======== Material to process
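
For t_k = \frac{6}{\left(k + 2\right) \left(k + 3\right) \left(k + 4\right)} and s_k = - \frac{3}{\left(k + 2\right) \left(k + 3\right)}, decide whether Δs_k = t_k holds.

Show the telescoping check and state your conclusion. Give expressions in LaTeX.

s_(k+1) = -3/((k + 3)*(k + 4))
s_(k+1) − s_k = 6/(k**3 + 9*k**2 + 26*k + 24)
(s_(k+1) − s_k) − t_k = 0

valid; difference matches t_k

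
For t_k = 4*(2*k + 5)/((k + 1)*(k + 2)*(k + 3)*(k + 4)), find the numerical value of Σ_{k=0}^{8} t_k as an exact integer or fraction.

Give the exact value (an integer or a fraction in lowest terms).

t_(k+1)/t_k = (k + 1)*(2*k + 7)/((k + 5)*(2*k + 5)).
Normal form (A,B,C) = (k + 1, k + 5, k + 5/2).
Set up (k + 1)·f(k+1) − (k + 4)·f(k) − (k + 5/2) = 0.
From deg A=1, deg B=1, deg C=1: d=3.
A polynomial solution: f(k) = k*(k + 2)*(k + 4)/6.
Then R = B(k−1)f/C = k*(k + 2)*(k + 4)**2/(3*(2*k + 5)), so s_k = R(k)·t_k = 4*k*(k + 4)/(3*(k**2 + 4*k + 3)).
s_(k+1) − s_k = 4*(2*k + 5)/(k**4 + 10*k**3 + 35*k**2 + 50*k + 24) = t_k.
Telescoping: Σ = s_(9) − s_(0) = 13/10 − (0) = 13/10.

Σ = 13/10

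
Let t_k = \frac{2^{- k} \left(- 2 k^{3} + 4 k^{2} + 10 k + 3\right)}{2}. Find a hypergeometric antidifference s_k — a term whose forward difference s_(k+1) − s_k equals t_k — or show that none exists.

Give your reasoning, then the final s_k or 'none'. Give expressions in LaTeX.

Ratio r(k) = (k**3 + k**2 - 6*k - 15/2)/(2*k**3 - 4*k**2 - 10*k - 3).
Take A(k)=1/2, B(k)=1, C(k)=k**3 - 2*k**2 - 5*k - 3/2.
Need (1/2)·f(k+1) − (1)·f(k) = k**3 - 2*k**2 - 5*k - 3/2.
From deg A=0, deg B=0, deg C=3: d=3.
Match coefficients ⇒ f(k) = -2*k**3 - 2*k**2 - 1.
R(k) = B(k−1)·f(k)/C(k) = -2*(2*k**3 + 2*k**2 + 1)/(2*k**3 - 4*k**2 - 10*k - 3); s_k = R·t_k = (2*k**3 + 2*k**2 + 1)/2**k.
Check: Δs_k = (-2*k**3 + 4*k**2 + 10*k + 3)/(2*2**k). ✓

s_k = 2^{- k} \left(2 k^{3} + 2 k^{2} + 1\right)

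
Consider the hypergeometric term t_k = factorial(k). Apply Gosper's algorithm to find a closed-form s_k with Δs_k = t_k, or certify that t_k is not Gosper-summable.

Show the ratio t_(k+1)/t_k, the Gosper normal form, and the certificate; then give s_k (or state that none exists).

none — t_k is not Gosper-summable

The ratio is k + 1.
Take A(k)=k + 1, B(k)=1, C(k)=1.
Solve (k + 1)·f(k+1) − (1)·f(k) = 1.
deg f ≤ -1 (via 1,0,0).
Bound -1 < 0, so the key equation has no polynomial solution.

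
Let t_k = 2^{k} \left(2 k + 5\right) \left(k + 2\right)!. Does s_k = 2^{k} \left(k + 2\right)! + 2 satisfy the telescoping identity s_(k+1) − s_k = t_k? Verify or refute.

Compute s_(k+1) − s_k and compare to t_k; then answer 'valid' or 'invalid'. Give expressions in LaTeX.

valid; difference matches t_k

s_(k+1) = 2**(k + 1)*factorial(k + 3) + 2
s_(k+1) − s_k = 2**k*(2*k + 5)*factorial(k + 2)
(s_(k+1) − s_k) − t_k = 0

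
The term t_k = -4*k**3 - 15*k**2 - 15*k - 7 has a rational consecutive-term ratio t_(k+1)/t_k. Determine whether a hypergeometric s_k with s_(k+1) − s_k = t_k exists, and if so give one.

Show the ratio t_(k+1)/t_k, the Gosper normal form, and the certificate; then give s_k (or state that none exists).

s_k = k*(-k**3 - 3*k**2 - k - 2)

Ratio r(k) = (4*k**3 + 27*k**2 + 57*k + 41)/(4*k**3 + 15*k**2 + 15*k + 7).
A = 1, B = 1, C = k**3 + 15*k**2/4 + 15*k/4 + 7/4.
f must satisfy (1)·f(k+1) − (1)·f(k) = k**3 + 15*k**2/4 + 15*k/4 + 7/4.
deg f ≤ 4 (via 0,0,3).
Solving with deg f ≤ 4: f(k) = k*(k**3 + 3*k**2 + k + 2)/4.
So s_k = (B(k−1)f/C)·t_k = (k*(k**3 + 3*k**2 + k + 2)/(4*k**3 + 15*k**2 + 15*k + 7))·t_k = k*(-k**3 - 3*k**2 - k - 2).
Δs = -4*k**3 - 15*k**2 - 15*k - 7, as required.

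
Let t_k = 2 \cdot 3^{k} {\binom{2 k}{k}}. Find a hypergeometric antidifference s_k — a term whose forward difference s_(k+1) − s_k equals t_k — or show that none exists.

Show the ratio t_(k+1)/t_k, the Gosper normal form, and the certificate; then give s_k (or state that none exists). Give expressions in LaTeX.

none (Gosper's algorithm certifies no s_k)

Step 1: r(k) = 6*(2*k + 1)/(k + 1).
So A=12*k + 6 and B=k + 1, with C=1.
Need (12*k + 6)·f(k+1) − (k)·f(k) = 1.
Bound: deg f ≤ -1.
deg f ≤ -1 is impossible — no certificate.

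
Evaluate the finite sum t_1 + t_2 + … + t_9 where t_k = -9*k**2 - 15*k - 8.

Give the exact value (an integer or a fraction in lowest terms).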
================
Every line of the data above should be reproduced word for word.

* [Output for this exercise]
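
For t_k = \frac{6}{\left(k + 2\right) \left(k + 3\right) \left(k + 4\right)} and s_k = - \frac{3}{\left(k + 2\right) \left(k + 3\right)}, decide whether Δs_k = t_k holds.

Show the telescoping check and state your conclusion. Give expressions in LaTeX.

s_(k+1) = -3/((k + 3)*(k + 4))
s_(k+1) − s_k = 6/(k**3 + 9*k**2 + 26*k + 24)
(s_(k+1) − s_k) − t_k = 0

valid; difference matches t_k

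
For t_k = 4*(2*k + 5)/((k + 1)*(k + 2)*(k + 3)*(k + 4)), find the numerical value of Σ_{k=0}^{8} t_k as an exact integer or fraction.

Give the exact value (an integer or a fraction in lowest terms).

t_(k+1)/t_k = (k + 1)*(2*k + 7)/((k + 5)*(2*k + 5)).
Normal form (A,B,C) = (k + 1, k + 5, k + 5/2).
Set up (k + 1)·f(k+1) − (k + 4)·f(k) − (k + 5/2) = 0.
From deg A=1, deg B=1, deg C=1: d=3.
A polynomial solution: f(k) = k*(k + 2)*(k + 4)/6.
Then R = B(k−1)f/C = k*(k + 2)*(k + 4)**2/(3*(2*k + 5)), so s_k = R(k)·t_k = 4*k*(k + 4)/(3*(k**2 + 4*k + 3)).
s_(k+1) − s_k = 4*(2*k + 5)/(k**4 + 10*k**3 + 35*k**2 + 50*k + 24) = t_k.
Telescoping: Σ = s_(9) − s_(0) = 13/10 − (0) = 13/10.

Σ = 13/10

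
Let t_k = \frac{2^{- k} \left(- 2 k^{3} + 4 k^{2} + 10 k + 3\right)}{2}. Find a hypergeometric antidifference s_k — a term whose forward difference s_(k+1) − s_k equals t_k — or show that none exists.

Give your reasoning, then the final s_k or 'none'. Give expressions in LaTeX.

Ratio r(k) = (k**3 + k**2 - 6*k - 15/2)/(2*k**3 - 4*k**2 - 10*k - 3).
Take A(k)=1/2, B(k)=1, C(k)=k**3 - 2*k**2 - 5*k - 3/2.
Need (1/2)·f(k+1) − (1)·f(k) = k**3 - 2*k**2 - 5*k - 3/2.
From deg A=0, deg B=0, deg C=3: d=3.
Match coefficients ⇒ f(k) = -2*k**3 - 2*k**2 - 1.
R(k) = B(k−1)·f(k)/C(k) = -2*(2*k**3 + 2*k**2 + 1)/(2*k**3 - 4*k**2 - 10*k - 3); s_k = R·t_k = (2*k**3 + 2*k**2 + 1)/2**k.
Check: Δs_k = (-2*k**3 + 4*k**2 + 10*k + 3)/(2*2**k). ✓

s_k = 2^{- k} \left(2 k^{3} + 2 k^{2} + 1\right)

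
Consider the hypergeometric term t_k = factorial(k). Apply Gosper's algorithm to find a closed-form s_k with Δs_k = t_k, or certify that t_k is not Gosper-summable.

Show the ratio t_(k+1)/t_k, the Gosper normal form, and the certificate; then give s_k (or state that none exists).

none — t_k is not Gosper-summable

The ratio is k + 1.
Take A(k)=k + 1, B(k)=1, C(k)=1.
Solve (k + 1)·f(k+1) − (1)·f(k) = 1.
deg f ≤ -1 (via 1,0,0).
Bound -1 < 0, so the key equation has no polynomial solution.

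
Let t_k = 2^{k} \left(2 k + 5\right) \left(k + 2\right)!. Does s_k = 2^{k} \left(k + 2\right)! + 2 satisfy the telescoping identity s_(k+1) − s_k = t_k? Verify or refute.

Compute s_(k+1) − s_k and compare to t_k; then answer 'valid' or 'invalid'. Give expressions in LaTeX.

valid; difference matches t_k

s_(k+1) = 2**(k + 1)*factorial(k + 3) + 2
s_(k+1) − s_k = 2**k*(2*k + 5)*factorial(k + 2)
(s_(k+1) − s_k) − t_k = 0

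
The term t_k = -4*k**3 - 15*k**2 - 15*k - 7 has a rational consecutive-term ratio t_(k+1)/t_k. Determine whether a hypergeometric s_k with s_(k+1) − s_k = t_k exists, and if so give one.

Show the ratio t_(k+1)/t_k, the Gosper normal form, and the certificate; then give s_k (or state that none exists).

s_k = k*(-k**3 - 3*k**2 - k - 2)

Ratio r(k) = (4*k**3 + 27*k**2 + 57*k + 41)/(4*k**3 + 15*k**2 + 15*k + 7).
A = 1, B = 1, C = k**3 + 15*k**2/4 + 15*k/4 + 7/4.
f must satisfy (1)·f(k+1) − (1)·f(k) = k**3 + 15*k**2/4 + 15*k/4 + 7/4.
deg f ≤ 4 (via 0,0,3).
Solving with deg f ≤ 4: f(k) = k*(k**3 + 3*k**2 + k + 2)/4.
So s_k = (B(k−1)f/C)·t_k = (k*(k**3 + 3*k**2 + k + 2)/(4*k**3 + 15*k**2 + 15*k + 7))·t_k = k*(-k**3 - 3*k**2 - k - 2).
Δs = -4*k**3 - 15*k**2 - 15*k - 7, as required.

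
Let t_k = 2 \cdot 3^{k} {\binom{2 k}{k}}. Find a hypergeometric antidifference s_k — a term whose forward difference s_(k+1) − s_k equals t_k — or show that none exists.

Show the ratio t_(k+1)/t_k, the Gosper normal form, and the certificate; then give s_k (or state that none exists). Give expressions in LaTeX.

none (Gosper's algorithm certifies no s_k)

Step 1: r(k) = 6*(2*k + 1)/(k + 1).
So A=12*k + 6 and B=k + 1, with C=1.
Need (12*k + 6)·f(k+1) − (k)·f(k) = 1.
Bound: deg f ≤ -1.
deg f ≤ -1 is impossible — no certificate.

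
Evaluate the finite sum t_1 + t_2 + … + t_9 where t_k = -9*k**2 - 15*k - 8.

Give the exact value (an integer or a fraction in lowest terms).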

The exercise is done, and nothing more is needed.